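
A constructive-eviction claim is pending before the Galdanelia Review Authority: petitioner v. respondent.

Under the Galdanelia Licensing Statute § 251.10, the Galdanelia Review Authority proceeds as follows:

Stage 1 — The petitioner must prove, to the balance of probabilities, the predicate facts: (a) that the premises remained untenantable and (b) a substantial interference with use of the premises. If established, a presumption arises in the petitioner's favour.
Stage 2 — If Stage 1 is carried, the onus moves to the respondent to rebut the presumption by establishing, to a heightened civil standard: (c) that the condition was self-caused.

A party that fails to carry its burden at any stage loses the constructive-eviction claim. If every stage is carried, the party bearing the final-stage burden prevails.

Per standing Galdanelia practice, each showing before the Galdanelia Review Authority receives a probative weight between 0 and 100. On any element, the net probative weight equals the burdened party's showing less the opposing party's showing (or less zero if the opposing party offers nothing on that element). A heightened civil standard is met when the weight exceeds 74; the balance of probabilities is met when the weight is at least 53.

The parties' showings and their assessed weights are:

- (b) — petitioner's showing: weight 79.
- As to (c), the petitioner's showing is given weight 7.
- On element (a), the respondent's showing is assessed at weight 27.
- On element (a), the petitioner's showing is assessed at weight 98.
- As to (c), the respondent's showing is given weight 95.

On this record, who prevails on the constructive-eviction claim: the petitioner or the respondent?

Stage 1 — burden on petitioner; standard: the balance of probabilities (weight is at least 53).
    (a): 98 − 27 = 71 ≥ 53 [met]
    (b): 79 ≥ 53 [met]
  The petitioner carries Stage 1; the respondent now bears the burden.
Stage 2 — burden on respondent; standard: a heightened civil standard (weight exceeds 74).
    (c): 95 − 7 = 88 > 74 [met]
  All elements met at the final stage.
Every stage carried; the respondent prevails.

respondent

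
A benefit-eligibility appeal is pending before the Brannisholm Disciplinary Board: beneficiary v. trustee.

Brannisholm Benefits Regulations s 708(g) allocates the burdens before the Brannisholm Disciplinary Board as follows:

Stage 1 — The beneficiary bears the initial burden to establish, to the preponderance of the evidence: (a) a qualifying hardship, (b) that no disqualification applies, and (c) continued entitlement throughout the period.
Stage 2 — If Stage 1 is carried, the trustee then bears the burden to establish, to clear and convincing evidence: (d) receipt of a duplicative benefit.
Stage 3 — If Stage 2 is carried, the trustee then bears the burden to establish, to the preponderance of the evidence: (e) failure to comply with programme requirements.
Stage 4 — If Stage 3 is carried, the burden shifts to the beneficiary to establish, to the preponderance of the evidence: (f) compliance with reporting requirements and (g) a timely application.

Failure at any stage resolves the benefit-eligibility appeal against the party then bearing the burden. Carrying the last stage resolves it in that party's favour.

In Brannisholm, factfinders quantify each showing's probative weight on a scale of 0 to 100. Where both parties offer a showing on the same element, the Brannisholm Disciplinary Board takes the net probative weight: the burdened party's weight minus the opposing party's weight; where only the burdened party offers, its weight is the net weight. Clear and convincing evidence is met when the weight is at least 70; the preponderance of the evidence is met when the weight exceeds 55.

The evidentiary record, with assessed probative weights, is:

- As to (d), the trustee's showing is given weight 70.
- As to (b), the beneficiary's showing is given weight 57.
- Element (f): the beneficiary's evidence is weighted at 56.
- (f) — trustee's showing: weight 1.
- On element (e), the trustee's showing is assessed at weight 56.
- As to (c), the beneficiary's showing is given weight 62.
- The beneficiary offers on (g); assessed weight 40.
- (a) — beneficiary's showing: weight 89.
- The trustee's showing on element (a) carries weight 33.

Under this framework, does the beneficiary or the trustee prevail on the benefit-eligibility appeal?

At Stage 1 the beneficiary must meet the preponderance of the evidence (weight exceeds 55): on (a) the weight is 89 less the opposing 33 gives net 56, which does exceed 55, so (a) meets the standard; on (b) the weight is 57, > 55, so (b) meets the standard; on (c) the weight is 62, > 55, so (c) meets the standard.
  Stage 1 is satisfied; the onus moves to the trustee.
At Stage 2 the trustee must meet clear and convincing evidence (weight is at least 70): on (d) the weight is 70, ≥ 70, so (d) meets the standard.
  Stage 2 carried; the burden remains with the trustee.
At Stage 3 the trustee must meet the preponderance of the evidence (weight exceeds 55): on (e) the weight is 56, > 55, so (e) meets the standard.
  The trustee carries Stage 3; the beneficiary now bears the burden.
At Stage 4 the beneficiary must meet the preponderance of the evidence (weight exceeds 55): on (f) the weight is 56 less the opposing 1 gives net 55, which does not exceed 55, so (f) does not meet the standard; on (g) the weight is 40, ≤ 55, so (g) does not meet the standard.
  Stage 4 not carried; the beneficiary fails its burden.
The analysis ends at Stage 4; the trustee prevails.

trustee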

══════

# WORK TO BE COMPLETED
What you should produce is an exact retyping of every line above.

# RESULT OF THIS EXERCISE
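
A constructive-eviction claim is pending before the Galdanelia Review Authority: petitioner v. respondent.

Under the Galdanelia Licensing Statute § 251.10, the Galdanelia Review Authority proceeds as follows:

Stage 1 — The petitioner must prove, to the balance of probabilities, the predicate facts: (a) that the premises remained untenantable and (b) a substantial interference with use of the premises. If established, a presumption arises in the petitioner's favour.
Stage 2 — If Stage 1 is carried, the onus moves to the respondent to rebut the presumption by establishing, to a heightened civil standard: (c) that the condition was self-caused.

A party that fails to carry its burden at any stage loses the constructive-eviction claim. If every stage is carried, the party bearing the final-stage burden prevails.

Per standing Galdanelia practice, each showing before the Galdanelia Review Authority receives a probative weight between 0 and 100. On any element, the net probative weight equals the burdened party's showing less the opposing party's showing (or less zero if the opposing party offers nothing on that element). A heightened civil standard is met when the weight exceeds 74; the balance of probabilities is met when the weight is at least 53.

The parties' showings and their assessed weights are:

- (b) — petitioner's showing: weight 79.
- As to (c), the petitioner's showing is given weight 7.
- On element (a), the respondent's showing is assessed at weight 27.
- On element (a), the petitioner's showing is assessed at weight 98.
- As to (c), the respondent's showing is given weight 95.

On this record, who prevails on the constructive-eviction claim: the petitioner or the respondent?

Stage 1 — burden on petitioner; standard: the balance of probabilities (weight is at least 53).
    (a): 98 − 27 = 71 ≥ 53 [met]
    (b): 79 ≥ 53 [met]
  The petitioner carries Stage 1; the respondent now bears the burden.
Stage 2 — burden on respondent; standard: a heightened civil standard (weight exceeds 74).
    (c): 95 − 7 = 88 > 74 [met]
  All elements met at the final stage.
Every stage carried; the respondent prevails.

respondent

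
A benefit-eligibility appeal is pending before the Brannisholm Disciplinary Board: beneficiary v. trustee.

Brannisholm Benefits Regulations s 708(g) allocates the burdens before the Brannisholm Disciplinary Board as follows:

Stage 1 — The beneficiary bears the initial burden to establish, to the preponderance of the evidence: (a) a qualifying hardship, (b) that no disqualification applies, and (c) continued entitlement throughout the period.
Stage 2 — If Stage 1 is carried, the trustee then bears the burden to establish, to clear and convincing evidence: (d) receipt of a duplicative benefit.
Stage 3 — If Stage 2 is carried, the trustee then bears the burden to establish, to the preponderance of the evidence: (e) failure to comply with programme requirements.
Stage 4 — If Stage 3 is carried, the burden shifts to the beneficiary to establish, to the preponderance of the evidence: (f) compliance with reporting requirements and (g) a timely application.

Failure at any stage resolves the benefit-eligibility appeal against the party then bearing the burden. Carrying the last stage resolves it in that party's favour.

In Brannisholm, factfinders quantify each showing's probative weight on a scale of 0 to 100. Where both parties offer a showing on the same element, the Brannisholm Disciplinary Board takes the net probative weight: the burdened party's weight minus the opposing party's weight; where only the burdened party offers, its weight is the net weight. Clear and convincing evidence is met when the weight is at least 70; the preponderance of the evidence is met when the weight exceeds 55.

The evidentiary record, with assessed probative weights, is:

- As to (d), the trustee's showing is given weight 70.
- As to (b), the beneficiary's showing is given weight 57.
- Element (f): the beneficiary's evidence is weighted at 56.
- (f) — trustee's showing: weight 1.
- On element (e), the trustee's showing is assessed at weight 56.
- As to (c), the beneficiary's showing is given weight 62.
- The beneficiary offers on (g); assessed weight 40.
- (a) — beneficiary's showing: weight 89.
- The trustee's showing on element (a) carries weight 33.

Under this framework, does the beneficiary or the trustee prevail on the benefit-eligibility appeal?

At Stage 1 the beneficiary must meet the preponderance of the evidence (weight exceeds 55): on (a) the weight is 89 less the opposing 33 gives net 56, which does exceed 55, so (a) meets the standard; on (b) the weight is 57, > 55, so (b) meets the standard; on (c) the weight is 62, > 55, so (c) meets the standard.
  Stage 1 is satisfied; the onus moves to the trustee.
At Stage 2 the trustee must meet clear and convincing evidence (weight is at least 70): on (d) the weight is 70, ≥ 70, so (d) meets the standard.
  Stage 2 carried; the burden remains with the trustee.
At Stage 3 the trustee must meet the preponderance of the evidence (weight exceeds 55): on (e) the weight is 56, > 55, so (e) meets the standard.
  The trustee carries Stage 3; the beneficiary now bears the burden.
At Stage 4 the beneficiary must meet the preponderance of the evidence (weight exceeds 55): on (f) the weight is 56 less the opposing 1 gives net 55, which does not exceed 55, so (f) does not meet the standard; on (g) the weight is 40, ≤ 55, so (g) does not meet the standard.
  Stage 4 not carried; the beneficiary fails its burden.
The analysis ends at Stage 4; the trustee prevails.

trustee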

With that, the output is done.